- **EXERCISE PROMPT**
In full and without change, return each entry.

- **DATA SUPPLIED**
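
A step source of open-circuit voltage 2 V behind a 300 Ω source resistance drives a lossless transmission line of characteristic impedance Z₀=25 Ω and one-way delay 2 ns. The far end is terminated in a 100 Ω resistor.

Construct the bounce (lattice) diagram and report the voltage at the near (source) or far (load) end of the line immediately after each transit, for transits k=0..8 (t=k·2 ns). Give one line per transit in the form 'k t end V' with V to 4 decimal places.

0 0 source 0.1538
1 2 load 0.2462
2 4 source 0.3243
3 6 load 0.3711
4 8 source 0.4108
5 10 load 0.4346
6 12 source 0.4547
7 14 load 0.4668
8 16 source 0.4770

Γ_L=0.600000, Γ_S=0.846154; launch V₁=2·25/325=0.153846
k=0 src: V=0.1538
k=1 load: inc=0.153846, refl=0.153846·0.600000=0.0923; V=0.000000+0.153846+0.092308=0.2462
k=2 src: inc=0.092308, refl=0.092308·0.846154=0.0781; V=0.153846+0.092308+0.078107=0.3243
k=3 load: inc=0.078107, refl=0.078107·0.600000=0.0469; V=0.246154+0.078107+0.046864=0.3711
k=4 src: inc=0.046864, refl=0.046864·0.846154=0.0397; V=0.324260+0.046864+0.039654=0.4108
k=5 load: inc=0.039654, refl=0.039654·0.600000=0.0238; V=0.371124+0.039654+0.023792=0.4346
k=6 src: inc=0.023792, refl=0.023792·0.846154=0.0201; V=0.410778+0.023792+0.020132=0.4547
k=7 load: inc=0.020132, refl=0.020132·0.600000=0.0121; V=0.434571+0.020132+0.012079=0.4668
k=8 src: inc=0.012079, refl=0.012079·0.846154=0.0102; V=0.454703+0.012079+0.010221=0.4770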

- **ANSWER SECTION**
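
A step source of open-circuit voltage 2 V behind a 300 Ω source resistance drives a lossless transmission line of characteristic impedance Z₀=25 Ω and one-way delay 2 ns. The far end is terminated in a 100 Ω resistor.

Construct the bounce (lattice) diagram and report the voltage at the near (source) or far (load) end of the line immediately after each transit, for transits k=0..8 (t=k·2 ns). Give one line per transit in the form 'k t end V' with V to 4 decimal places.

0 0 source 0.1538
1 2 load 0.2462
2 4 source 0.3243
3 6 load 0.3711
4 8 source 0.4108
5 10 load 0.4346
6 12 source 0.4547
7 14 load 0.4668
8 16 source 0.4770

Γ_L=0.600000, Γ_S=0.846154; launch V₁=2·25/325=0.153846
k=0 src: V=0.1538
k=1 load: inc=0.153846, refl=0.153846·0.600000=0.0923; V=0.000000+0.153846+0.092308=0.2462
k=2 src: inc=0.092308, refl=0.092308·0.846154=0.0781; V=0.153846+0.092308+0.078107=0.3243
k=3 load: inc=0.078107, refl=0.078107·0.600000=0.0469; V=0.246154+0.078107+0.046864=0.3711
k=4 src: inc=0.046864, refl=0.046864·0.846154=0.0397; V=0.324260+0.046864+0.039654=0.4108
k=5 load: inc=0.039654, refl=0.039654·0.600000=0.0238; V=0.371124+0.039654+0.023792=0.4346
k=6 src: inc=0.023792, refl=0.023792·0.846154=0.0201; V=0.410778+0.023792+0.020132=0.4547
k=7 load: inc=0.020132, refl=0.020132·0.600000=0.0121; V=0.434571+0.020132+0.012079=0.4668
k=8 src: inc=0.012079, refl=0.012079·0.846154=0.0102; V=0.454703+0.012079+0.010221=0.4770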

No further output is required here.